WHAT IS REQUIRED:
Retype word for word the lines of the data below, from the first to the one bearing "3 0; 0 0 3]", with that one included.

##### RECORDS PROVIDED #####

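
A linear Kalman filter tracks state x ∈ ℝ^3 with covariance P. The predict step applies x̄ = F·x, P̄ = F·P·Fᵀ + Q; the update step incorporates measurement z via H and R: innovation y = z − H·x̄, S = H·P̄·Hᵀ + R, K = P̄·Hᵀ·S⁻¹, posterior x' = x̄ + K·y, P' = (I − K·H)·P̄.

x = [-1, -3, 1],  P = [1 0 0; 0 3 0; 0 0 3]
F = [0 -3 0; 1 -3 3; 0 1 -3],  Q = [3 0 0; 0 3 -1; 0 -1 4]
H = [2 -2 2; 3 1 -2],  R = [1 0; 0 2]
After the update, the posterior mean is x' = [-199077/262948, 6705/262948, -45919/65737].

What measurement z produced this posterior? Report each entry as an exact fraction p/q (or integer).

x̄ = F·x = [9, 11, -6]
P̄ = F·P·Fᵀ + Q = [30 27 -9; 27 58 -37; -9 -37 34]
S = H·P̄·Hᵀ + R = [497 -420; -420 884]
K = P̄·Hᵀ·S⁻¹ = [11523/65737 8865/37564; -7691/65737 6963/37564; 13544/65737 -483/9391]
x' − x̄ = [-2565609/262948, -2885723/262948, 348503/65737] = K·y
y = (KᵀK)⁻¹·Kᵀ·(x' − x̄) = [13, -51]
z = y + H·x̄ = [13, -51] + [-16, 50] = [-3, -1]

z = [-3, -1]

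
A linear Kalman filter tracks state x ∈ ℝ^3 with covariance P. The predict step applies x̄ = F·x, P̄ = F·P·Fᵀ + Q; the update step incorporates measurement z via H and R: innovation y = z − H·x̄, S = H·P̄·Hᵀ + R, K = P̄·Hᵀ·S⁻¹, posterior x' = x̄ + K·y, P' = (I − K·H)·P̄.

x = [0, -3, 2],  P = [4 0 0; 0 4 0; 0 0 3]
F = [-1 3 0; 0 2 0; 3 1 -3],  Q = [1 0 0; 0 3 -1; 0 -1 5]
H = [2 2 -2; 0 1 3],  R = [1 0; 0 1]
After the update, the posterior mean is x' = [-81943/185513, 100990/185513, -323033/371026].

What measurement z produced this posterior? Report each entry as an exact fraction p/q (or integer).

x̄ = F·x = [-9, -6, -9]
P̄ = F·P·Fᵀ + Q = [41 24 0; 24 19 7; 0 7 72]
S = H·P̄·Hᵀ + R = [665 -318; -318 710]
K = P̄·Hᵀ·S⁻¹ = [49966/185513 28650/185513; 31920/185513 24748/185513; -10693/185513 106955/371026]
x' − x̄ = [1587674/185513, 1214068/185513, 3016201/371026] = K·y
y = (KᵀK)⁻¹·Kᵀ·(x' − x̄) = [14, 31]
z = y + H·x̄ = [14, 31] + [-12, -33] = [2, -2]

z = [2, -2]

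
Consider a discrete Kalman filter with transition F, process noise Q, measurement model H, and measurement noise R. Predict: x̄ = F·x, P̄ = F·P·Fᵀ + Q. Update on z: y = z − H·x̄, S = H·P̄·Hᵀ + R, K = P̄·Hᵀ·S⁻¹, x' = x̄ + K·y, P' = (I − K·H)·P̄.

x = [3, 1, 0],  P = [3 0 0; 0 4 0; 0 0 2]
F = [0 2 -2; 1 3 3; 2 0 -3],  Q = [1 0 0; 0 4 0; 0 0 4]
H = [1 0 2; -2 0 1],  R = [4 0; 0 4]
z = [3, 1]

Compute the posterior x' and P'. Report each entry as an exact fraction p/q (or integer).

x̄ = F·x = [2, 6, 6]
P̄ = F·P·Fᵀ + Q = [25 12 12; 12 61 -12; 12 -12 34]
y = z − H·x̄ = [-11, -1]
S = H·P̄·Hᵀ + R = [213 -18; -18 90]
K = P̄·Hᵀ·S⁻¹ = [69/349 -1202/3141; -32/349 -146/349; 410/1047 595/3141]
x' = x̄ + K·y = [653/3141, 2592/349, 4721/3141]
P' = (I − K·H)·P̄ = [2420/3141 208/349 32/3141; 208/349 15649/349 -168/349; 32/3141 -168/349 2444/3141]

x' = [653/3141, 2592/349, 4721/3141]
P' = [2420/3141 208/349 32/3141; 208/349 15649/349 -168/349; 32/3141 -168/349 2444/3141]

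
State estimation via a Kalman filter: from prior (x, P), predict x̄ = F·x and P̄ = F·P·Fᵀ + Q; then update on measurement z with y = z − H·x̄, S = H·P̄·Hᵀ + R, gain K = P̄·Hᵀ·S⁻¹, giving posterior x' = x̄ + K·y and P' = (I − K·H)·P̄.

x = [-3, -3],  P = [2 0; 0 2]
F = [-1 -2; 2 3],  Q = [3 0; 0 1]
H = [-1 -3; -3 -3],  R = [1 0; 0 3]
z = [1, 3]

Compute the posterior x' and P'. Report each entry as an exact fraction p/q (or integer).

x̄ = F·x = [9, -15]
P̄ = F·P·Fᵀ + Q = [13 -16; -16 27]
y = z − H·x̄ = [-35, -15]
S = H·P̄·Hᵀ + R = [161 90; 90 75]
K = P̄·Hᵀ·S⁻¹ = [121/265 -567/1325; -127/265 179/1325]
x' = x̄ + K·y = [-149/265, -67/265]
P' = (I − K·H)·P̄ = [1153/1325 -586/1325; -586/1325 407/1325]

x' = [-149/265, -67/265]
P' = [1153/1325 -586/1325; -586/1325 407/1325]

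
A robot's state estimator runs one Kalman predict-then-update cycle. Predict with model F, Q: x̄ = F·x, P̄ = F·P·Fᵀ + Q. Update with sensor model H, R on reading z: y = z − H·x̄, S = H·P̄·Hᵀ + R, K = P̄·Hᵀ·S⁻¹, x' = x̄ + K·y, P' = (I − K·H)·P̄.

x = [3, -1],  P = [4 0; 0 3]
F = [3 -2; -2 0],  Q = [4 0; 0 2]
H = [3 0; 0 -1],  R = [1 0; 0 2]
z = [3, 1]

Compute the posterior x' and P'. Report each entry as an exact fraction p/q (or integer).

x̄ = F·x = [11, -6]
P̄ = F·P·Fᵀ + Q = [52 -24; -24 18]
y = z − H·x̄ = [-30, -5]
S = H·P̄·Hᵀ + R = [469 72; 72 20]
K = P̄·Hᵀ·S⁻¹ = [348/1049 6/1049; -36/1049 -1629/2098]
x' = x̄ + K·y = [1069/1049, -2283/2098]
P' = (I − K·H)·P̄ = [116/1049 -12/1049; -12/1049 1629/1049]

x' = [1069/1049, -2283/2098]
P' = [116/1049 -12/1049; -12/1049 1629/1049]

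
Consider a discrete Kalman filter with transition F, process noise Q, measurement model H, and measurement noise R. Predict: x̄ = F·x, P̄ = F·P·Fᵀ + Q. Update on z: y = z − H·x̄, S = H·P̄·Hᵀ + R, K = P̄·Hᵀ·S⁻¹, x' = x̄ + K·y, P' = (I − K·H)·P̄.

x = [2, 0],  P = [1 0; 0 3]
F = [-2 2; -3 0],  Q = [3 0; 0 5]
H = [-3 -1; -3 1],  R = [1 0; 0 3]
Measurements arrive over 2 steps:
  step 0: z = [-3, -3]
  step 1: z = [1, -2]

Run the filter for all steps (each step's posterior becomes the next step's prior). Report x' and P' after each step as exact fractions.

step 0: x' = [9448/9095, -2838/9095], P' = [977/9095 -1362/9095; -1362/9095 8322/9095]
step 1: x' = [2969039/18538081, -29990522/18538081], P' = [1938547/18538081 -2526522/18538081; -2526522/18538081 15574548/18538081]

step 0: x̄ = F·x = [-4, -6]
step 0: P̄ = F·P·Fᵀ + Q = [19 6; 6 14]
step 0: y = z − H·x̄ = [-21, -9]
step 0: S = H·P̄·Hᵀ + R = [222 157; 157 152]
step 0: K = P̄·Hᵀ·S⁻¹ = [-1569/9095 -1431/9095; -4236/9095 4136/9095]
step 0: x' = x̄ + K·y = [9448/9095, -2838/9095]
step 0: P' = (I − K·H)·P̄ = [977/9095 -1362/9095; -1362/9095 8322/9095]
step 1: x̄ = F·x = [-24572/9095, -28344/9095]
step 1: P̄ = F·P·Fᵀ + Q = [75377/9095 14034/9095; 14034/9095 54268/9095]
step 1: y = z − H·x̄ = [-18593/1819, -63562/9095]
step 1: S = H·P̄·Hᵀ + R = [165192/1819 124825/1819; 124825/1819 675742/9095]
step 1: K = P̄·Hᵀ·S⁻¹ = [-3289119/18538081 -2780721/18538081; -7994982/18538081 7718038/18538081]
step 1: x' = x̄ + K·y = [2969039/18538081, -29990522/18538081]
step 1: P' = (I − K·H)·P̄ = [1938547/18538081 -2526522/18538081; -2526522/18538081 15574548/18538081]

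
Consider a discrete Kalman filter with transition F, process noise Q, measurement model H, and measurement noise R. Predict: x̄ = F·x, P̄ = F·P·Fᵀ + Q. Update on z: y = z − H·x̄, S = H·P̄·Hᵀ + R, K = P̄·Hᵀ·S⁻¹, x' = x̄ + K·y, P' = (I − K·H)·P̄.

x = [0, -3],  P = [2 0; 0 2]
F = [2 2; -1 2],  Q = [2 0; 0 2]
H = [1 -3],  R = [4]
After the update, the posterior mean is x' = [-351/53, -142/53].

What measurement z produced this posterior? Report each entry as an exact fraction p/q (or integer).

z = [1]

x̄ = F·x = [-6, -6]
P̄ = F·P·Fᵀ + Q = [18 4; 4 12]
S = H·P̄·Hᵀ + R = [106]
K = P̄·Hᵀ·S⁻¹ = [3/53; -16/53]
x' − x̄ = [-33/53, 176/53] = K·y
y = (KᵀK)⁻¹·Kᵀ·(x' − x̄) = [-11]
z = y + H·x̄ = [-11] + [12] = [1]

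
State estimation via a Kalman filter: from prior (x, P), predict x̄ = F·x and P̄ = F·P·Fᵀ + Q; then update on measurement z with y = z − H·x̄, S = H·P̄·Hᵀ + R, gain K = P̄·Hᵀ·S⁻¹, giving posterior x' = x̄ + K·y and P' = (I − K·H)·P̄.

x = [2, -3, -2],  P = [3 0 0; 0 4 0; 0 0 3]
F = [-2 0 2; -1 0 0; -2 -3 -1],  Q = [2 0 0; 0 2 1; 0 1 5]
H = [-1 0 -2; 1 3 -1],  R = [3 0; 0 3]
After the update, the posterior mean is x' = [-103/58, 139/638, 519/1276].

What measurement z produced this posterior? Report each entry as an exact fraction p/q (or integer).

z = [1, -1]

x̄ = F·x = [-8, -2, 7]
P̄ = F·P·Fᵀ + Q = [26 6 6; 6 5 7; 6 7 56]
S = H·P̄·Hᵀ + R = [277 20; 20 112]
K = P̄·Hᵀ·S⁻¹ = [-19/116 171/464; -105/1276 713/5104; -1053/2552 -1891/10208]
x' − x̄ = [361/58, 1415/638, -8413/1276] = K·y
y = (KᵀK)⁻¹·Kᵀ·(x' − x̄) = [7, 20]
z = y + H·x̄ = [7, 20] + [-6, -21] = [1, -1]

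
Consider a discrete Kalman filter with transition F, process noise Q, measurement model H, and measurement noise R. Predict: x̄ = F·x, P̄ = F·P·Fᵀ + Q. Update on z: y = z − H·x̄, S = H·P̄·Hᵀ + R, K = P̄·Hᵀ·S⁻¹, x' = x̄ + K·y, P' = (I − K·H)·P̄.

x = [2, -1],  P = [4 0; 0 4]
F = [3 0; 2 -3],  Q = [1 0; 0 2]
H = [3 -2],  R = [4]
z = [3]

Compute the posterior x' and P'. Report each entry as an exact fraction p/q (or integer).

x' = [1527/265, 1891/265]
P' = [5836/265 8628/265; 8628/265 13014/265]

x̄ = F·x = [6, 7]
P̄ = F·P·Fᵀ + Q = [37 24; 24 54]
y = z − H·x̄ = [-1]
S = H·P̄·Hᵀ + R = [265]
K = P̄·Hᵀ·S⁻¹ = [63/265; -36/265]
x' = x̄ + K·y = [1527/265, 1891/265]
P' = (I − K·H)·P̄ = [5836/265 8628/265; 8628/265 13014/265]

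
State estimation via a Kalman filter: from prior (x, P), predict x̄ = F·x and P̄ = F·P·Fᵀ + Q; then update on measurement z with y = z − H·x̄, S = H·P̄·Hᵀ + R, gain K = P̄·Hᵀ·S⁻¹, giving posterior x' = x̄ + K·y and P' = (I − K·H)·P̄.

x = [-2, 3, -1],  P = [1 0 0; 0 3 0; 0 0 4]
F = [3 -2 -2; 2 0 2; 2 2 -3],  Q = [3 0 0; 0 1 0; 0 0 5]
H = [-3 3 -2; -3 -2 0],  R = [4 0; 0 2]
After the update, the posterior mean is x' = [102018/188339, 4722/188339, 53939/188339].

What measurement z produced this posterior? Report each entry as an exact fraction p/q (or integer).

z = [-2, -2]

x̄ = F·x = [-10, -6, 5]
P̄ = F·P·Fᵀ + Q = [40 -10 18; -10 21 -20; 18 -20 57]
S = H·P̄·Hᵀ + R = [1417 292; 292 326]
K = P̄·Hᵀ·S⁻¹ = [-15718/188339 -43694/188339; 23431/188339 -27920/188339; -35120/188339 23369/188339]
x' − x̄ = [1985408/188339, 1134756/188339, -887756/188339] = K·y
y = (KᵀK)⁻¹·Kᵀ·(x' − x̄) = [-4, -44]
z = y + H·x̄ = [-4, -44] + [2, 42] = [-2, -2]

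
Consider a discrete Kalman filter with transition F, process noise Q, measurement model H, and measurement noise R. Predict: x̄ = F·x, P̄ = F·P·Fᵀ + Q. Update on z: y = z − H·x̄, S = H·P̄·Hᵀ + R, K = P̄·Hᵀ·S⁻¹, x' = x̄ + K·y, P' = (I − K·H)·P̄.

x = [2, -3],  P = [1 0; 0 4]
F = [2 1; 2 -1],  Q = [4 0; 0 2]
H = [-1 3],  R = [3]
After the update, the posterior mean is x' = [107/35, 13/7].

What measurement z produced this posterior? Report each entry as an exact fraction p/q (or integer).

z = [2]

x̄ = F·x = [1, 7]
P̄ = F·P·Fᵀ + Q = [12 0; 0 10]
S = H·P̄·Hᵀ + R = [105]
K = P̄·Hᵀ·S⁻¹ = [-4/35; 2/7]
x' − x̄ = [72/35, -36/7] = K·y
y = (KᵀK)⁻¹·Kᵀ·(x' − x̄) = [-18]
z = y + H·x̄ = [-18] + [20] = [2]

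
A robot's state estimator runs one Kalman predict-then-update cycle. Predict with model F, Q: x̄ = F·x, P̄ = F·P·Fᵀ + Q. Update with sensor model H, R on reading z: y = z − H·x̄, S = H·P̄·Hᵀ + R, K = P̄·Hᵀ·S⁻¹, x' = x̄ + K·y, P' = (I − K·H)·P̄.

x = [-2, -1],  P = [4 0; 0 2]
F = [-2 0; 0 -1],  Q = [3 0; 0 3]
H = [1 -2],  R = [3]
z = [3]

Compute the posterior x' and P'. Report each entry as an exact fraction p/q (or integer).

x' = [187/42, 16/21]
P' = [437/42 95/21; 95/21 55/21]

x̄ = F·x = [4, 1]
P̄ = F·P·Fᵀ + Q = [19 0; 0 5]
y = z − H·x̄ = [1]
S = H·P̄·Hᵀ + R = [42]
K = P̄·Hᵀ·S⁻¹ = [19/42; -5/21]
x' = x̄ + K·y = [187/42, 16/21]
P' = (I − K·H)·P̄ = [437/42 95/21; 95/21 55/21]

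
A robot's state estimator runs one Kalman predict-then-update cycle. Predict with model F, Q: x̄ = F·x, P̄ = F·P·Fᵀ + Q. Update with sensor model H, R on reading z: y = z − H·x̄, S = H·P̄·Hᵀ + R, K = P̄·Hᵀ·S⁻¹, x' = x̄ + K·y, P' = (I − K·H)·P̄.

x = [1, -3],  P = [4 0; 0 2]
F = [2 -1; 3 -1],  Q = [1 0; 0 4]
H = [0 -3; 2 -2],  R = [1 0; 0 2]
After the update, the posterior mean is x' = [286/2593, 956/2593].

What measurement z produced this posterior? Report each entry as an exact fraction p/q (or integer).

x̄ = F·x = [5, 6]
P̄ = F·P·Fᵀ + Q = [19 26; 26 42]
S = H·P̄·Hᵀ + R = [379 96; 96 38]
K = P̄·Hᵀ·S⁻¹ = [-810/2593 1091/2593; -858/2593 -16/2593]
x' − x̄ = [-12679/2593, -14602/2593] = K·y
y = (KᵀK)⁻¹·Kᵀ·(x' − x̄) = [17, 1]
z = y + H·x̄ = [17, 1] + [-18, -2] = [-1, -1]

z = [-1, -1]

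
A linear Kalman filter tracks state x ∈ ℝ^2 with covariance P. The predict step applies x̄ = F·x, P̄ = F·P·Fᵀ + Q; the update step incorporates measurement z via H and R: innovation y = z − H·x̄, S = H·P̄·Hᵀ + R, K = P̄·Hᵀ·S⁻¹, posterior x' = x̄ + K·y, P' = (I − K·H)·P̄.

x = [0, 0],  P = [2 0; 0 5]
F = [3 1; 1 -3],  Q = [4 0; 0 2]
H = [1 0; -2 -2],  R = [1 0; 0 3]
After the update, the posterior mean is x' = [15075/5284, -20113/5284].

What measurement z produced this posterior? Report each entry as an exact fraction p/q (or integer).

x̄ = F·x = [0, 0]
P̄ = F·P·Fᵀ + Q = [27 -9; -9 49]
S = H·P̄·Hᵀ + R = [28 -36; -36 235]
K = P̄·Hᵀ·S⁻¹ = [5049/5284 -9/1321; -4995/5284 -641/1321]
x' − x̄ = [15075/5284, -20113/5284] = K·y
y = (KᵀK)⁻¹·Kᵀ·(x' − x̄) = [3, 2]
z = y + H·x̄ = [3, 2] + [0, 0] = [3, 2]

z = [3, 2]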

#####

THE COMPLETED TASK:
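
A linear Kalman filter tracks state x ∈ ℝ^3 with covariance P. The predict step applies x̄ = F·x, P̄ = F·P·Fᵀ + Q; the update step incorporates measurement z via H and R: innovation y = z − H·x̄, S = H·P̄·Hᵀ + R, K = P̄·Hᵀ·S⁻¹, posterior x' = x̄ + K·y, P' = (I − K·H)·P̄.

x = [-1, -3, 1],  P = [1 0 0; 0 3 0; 0 0 3]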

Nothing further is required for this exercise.